*Work to complete*
Beginning at the line containing "3.3 | 2.4 | 1.7 |" and continuing to the end of the records below, give each line again exactly as it stands, and only those lines.

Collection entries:

※

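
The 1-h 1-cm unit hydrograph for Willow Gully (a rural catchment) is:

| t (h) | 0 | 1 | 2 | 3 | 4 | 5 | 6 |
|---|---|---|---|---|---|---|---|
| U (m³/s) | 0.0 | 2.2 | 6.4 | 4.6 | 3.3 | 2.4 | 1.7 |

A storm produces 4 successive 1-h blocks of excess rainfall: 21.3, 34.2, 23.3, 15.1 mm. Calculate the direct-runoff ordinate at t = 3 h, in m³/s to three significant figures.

By discrete convolution, Q_j = Σ (P_i / 10 mm) · U_{j−i}.
At t = 3 h (j=3): Q = (21.3/10)·4.6 + (34.2/10)·6.4 + (23.3/10)·2.2 + (15.1/10)·0.0 = 36.8 m³/s.

Q ≈ 36.8 m³/s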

※

*Solution to this task*
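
| U (m³/s) | 0.0 | 2.2 | 6.4 | 4.6 | 3.3 | 2.4 | 1.7 |

A storm produces 4 successive 1-h blocks of excess rainfall: 21.3, 34.2, 23.3, 15.1 mm. Calculate the direct-runoff ordinate at t = 3 h, in m³/s to three significant figures.

By discrete convolution, Q_j = Σ (P_i / 10 mm) · U_{j−i}.
At t = 3 h (j=3): Q = (21.3/10)·4.6 + (34.2/10)·6.4 + (23.3/10)·2.2 + (15.1/10)·0.0 = 36.8 m³/s.

Q ≈ 36.8 m³/s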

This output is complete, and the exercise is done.